» **Try it**
The word "method" occurs in some lines of the data. Return each such line.
====
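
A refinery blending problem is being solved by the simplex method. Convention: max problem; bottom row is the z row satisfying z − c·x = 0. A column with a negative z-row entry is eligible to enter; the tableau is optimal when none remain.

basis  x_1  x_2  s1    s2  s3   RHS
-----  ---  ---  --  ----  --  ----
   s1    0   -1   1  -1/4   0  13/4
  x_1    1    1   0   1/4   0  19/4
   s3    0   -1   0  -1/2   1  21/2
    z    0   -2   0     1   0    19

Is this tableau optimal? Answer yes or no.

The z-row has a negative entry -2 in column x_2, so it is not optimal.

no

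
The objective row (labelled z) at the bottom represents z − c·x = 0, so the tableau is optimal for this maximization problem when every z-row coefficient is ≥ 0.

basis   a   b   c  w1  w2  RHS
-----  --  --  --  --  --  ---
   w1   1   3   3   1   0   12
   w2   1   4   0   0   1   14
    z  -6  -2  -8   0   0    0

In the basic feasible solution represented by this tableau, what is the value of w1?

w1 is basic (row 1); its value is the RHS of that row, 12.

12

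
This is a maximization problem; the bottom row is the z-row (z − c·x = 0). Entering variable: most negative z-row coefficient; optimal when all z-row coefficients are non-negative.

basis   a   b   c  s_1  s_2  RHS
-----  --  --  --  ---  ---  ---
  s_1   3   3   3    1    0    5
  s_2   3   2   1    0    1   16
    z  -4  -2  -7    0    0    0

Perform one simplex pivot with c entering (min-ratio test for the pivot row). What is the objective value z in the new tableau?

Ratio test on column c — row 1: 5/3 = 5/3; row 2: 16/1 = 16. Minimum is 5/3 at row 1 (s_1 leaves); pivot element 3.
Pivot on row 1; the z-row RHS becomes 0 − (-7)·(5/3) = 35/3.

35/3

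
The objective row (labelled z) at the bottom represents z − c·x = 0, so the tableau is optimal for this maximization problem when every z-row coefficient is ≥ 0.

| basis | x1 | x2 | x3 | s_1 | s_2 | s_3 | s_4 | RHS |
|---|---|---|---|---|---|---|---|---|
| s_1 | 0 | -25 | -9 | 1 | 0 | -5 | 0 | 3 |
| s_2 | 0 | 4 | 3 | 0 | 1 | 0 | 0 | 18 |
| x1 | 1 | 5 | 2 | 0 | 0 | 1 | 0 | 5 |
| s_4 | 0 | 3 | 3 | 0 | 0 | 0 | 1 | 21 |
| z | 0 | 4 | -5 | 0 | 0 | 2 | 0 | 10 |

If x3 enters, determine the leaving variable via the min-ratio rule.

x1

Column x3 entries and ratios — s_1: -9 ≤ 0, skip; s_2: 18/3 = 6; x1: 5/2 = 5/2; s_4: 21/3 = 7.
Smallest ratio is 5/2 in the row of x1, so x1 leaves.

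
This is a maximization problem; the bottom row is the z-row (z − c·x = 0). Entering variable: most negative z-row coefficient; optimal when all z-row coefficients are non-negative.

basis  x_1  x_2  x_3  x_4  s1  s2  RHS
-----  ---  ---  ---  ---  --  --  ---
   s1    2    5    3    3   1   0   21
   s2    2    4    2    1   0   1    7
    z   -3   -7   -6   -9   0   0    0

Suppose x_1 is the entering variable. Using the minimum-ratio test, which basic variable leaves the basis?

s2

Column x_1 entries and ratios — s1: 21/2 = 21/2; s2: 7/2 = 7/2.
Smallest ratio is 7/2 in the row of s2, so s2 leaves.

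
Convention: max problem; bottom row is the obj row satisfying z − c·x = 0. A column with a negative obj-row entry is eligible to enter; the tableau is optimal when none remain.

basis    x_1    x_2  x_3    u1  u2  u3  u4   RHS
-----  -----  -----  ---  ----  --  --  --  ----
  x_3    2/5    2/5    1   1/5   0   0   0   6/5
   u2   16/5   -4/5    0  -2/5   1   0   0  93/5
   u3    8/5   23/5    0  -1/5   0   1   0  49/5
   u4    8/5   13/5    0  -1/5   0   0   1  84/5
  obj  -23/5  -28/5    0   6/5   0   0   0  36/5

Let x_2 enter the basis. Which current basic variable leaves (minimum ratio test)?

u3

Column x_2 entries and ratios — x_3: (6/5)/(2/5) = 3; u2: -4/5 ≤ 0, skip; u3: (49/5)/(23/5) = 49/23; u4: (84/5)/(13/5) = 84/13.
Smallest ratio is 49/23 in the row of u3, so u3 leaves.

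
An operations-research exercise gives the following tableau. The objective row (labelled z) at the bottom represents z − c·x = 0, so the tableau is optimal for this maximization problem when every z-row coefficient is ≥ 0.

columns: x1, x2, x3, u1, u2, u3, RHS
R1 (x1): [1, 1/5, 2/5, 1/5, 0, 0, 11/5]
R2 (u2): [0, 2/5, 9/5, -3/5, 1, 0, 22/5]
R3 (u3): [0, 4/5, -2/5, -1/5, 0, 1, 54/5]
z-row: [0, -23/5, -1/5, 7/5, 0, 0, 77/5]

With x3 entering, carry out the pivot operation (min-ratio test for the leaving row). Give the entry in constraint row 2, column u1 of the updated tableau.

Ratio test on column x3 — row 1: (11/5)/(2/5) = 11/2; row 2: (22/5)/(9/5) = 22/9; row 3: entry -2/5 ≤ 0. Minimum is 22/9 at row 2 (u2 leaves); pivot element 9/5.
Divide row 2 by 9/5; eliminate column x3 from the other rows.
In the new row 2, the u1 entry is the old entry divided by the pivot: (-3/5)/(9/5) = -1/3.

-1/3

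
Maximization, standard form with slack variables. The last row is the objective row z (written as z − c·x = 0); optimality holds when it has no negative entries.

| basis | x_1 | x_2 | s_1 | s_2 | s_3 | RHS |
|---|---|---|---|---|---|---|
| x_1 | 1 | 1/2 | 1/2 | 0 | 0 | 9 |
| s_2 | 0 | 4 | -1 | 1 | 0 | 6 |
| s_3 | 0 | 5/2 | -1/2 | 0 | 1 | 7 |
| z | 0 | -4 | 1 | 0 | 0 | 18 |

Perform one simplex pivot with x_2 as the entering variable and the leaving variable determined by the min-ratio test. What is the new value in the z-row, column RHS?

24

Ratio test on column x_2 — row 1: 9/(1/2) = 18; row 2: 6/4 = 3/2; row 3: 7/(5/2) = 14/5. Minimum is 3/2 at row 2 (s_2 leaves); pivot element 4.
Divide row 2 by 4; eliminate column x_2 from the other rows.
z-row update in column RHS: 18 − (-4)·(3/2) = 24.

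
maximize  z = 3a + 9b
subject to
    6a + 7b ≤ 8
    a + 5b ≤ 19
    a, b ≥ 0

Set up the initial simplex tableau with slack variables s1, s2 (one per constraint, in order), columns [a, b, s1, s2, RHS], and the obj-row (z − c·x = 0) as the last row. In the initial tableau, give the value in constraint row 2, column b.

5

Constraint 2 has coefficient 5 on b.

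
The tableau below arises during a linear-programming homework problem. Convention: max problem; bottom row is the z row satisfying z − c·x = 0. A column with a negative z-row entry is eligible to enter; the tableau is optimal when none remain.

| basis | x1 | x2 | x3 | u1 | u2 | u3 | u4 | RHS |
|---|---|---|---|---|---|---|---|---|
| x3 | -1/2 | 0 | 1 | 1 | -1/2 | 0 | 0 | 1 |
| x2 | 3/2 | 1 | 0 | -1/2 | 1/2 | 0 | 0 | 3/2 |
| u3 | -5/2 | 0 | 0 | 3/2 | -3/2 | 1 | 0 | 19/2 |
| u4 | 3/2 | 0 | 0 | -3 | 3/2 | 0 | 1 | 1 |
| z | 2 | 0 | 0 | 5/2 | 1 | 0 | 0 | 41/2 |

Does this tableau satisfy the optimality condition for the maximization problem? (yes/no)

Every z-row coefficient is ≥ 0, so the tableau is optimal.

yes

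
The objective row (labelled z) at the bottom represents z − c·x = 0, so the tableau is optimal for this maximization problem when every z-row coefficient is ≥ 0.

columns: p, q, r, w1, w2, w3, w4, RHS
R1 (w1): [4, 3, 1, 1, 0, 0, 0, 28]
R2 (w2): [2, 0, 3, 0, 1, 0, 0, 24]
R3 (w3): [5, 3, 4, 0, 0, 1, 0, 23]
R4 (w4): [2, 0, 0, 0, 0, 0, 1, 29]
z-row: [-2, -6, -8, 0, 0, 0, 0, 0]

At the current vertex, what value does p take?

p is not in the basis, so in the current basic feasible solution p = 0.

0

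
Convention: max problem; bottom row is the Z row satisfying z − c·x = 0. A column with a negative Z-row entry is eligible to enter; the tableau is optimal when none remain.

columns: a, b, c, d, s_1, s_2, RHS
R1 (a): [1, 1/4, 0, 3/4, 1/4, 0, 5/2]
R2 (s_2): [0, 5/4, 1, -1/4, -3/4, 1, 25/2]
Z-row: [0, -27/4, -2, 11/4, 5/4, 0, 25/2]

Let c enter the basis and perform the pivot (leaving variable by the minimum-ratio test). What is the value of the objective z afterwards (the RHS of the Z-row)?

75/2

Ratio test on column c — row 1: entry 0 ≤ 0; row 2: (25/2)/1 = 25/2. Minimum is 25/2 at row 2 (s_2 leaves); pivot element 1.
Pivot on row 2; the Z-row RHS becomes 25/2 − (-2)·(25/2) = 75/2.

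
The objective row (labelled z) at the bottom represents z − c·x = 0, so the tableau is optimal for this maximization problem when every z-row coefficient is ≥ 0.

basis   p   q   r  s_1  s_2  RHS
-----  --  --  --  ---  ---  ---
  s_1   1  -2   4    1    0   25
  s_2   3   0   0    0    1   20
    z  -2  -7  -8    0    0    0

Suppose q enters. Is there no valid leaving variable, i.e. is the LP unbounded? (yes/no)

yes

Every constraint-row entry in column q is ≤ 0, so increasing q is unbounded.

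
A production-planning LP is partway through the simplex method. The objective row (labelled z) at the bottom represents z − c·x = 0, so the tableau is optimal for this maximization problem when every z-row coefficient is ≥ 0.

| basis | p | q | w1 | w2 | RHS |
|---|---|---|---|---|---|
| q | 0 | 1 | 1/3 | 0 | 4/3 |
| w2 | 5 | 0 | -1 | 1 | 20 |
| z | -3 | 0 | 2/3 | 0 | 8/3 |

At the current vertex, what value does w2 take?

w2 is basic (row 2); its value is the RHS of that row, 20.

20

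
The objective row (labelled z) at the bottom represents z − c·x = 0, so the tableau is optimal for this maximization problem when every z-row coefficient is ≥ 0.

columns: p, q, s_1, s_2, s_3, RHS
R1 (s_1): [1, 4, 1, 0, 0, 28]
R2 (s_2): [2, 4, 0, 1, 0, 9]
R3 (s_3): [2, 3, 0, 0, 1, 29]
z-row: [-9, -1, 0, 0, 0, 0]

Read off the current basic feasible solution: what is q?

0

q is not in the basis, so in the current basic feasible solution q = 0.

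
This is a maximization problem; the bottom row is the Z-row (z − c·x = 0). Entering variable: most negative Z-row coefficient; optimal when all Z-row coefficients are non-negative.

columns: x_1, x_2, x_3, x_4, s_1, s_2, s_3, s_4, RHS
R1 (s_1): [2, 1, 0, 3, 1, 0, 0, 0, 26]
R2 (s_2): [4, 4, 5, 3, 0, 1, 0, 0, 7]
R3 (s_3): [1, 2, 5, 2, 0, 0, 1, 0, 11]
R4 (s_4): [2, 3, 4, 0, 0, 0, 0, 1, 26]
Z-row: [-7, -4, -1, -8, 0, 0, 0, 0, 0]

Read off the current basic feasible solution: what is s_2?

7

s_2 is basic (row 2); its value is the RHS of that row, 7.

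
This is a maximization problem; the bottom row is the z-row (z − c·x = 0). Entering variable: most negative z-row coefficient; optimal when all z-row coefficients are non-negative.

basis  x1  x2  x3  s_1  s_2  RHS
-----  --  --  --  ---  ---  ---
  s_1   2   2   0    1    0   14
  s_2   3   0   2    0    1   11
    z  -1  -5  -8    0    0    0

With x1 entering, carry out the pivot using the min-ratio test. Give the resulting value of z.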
====
» **Response**
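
A refinery blending problem is being solved by the simplex method. Convention: max problem; bottom row is the z row satisfying z − c·x = 0. A column with a negative z-row entry is eligible to enter; the tableau is optimal when none remain.
A production-planning LP is partway through the simplex method. The objective row (labelled z) at the bottom represents z − c·x = 0, so the tableau is optimal for this maximization problem when every z-row coefficient is ≥ 0.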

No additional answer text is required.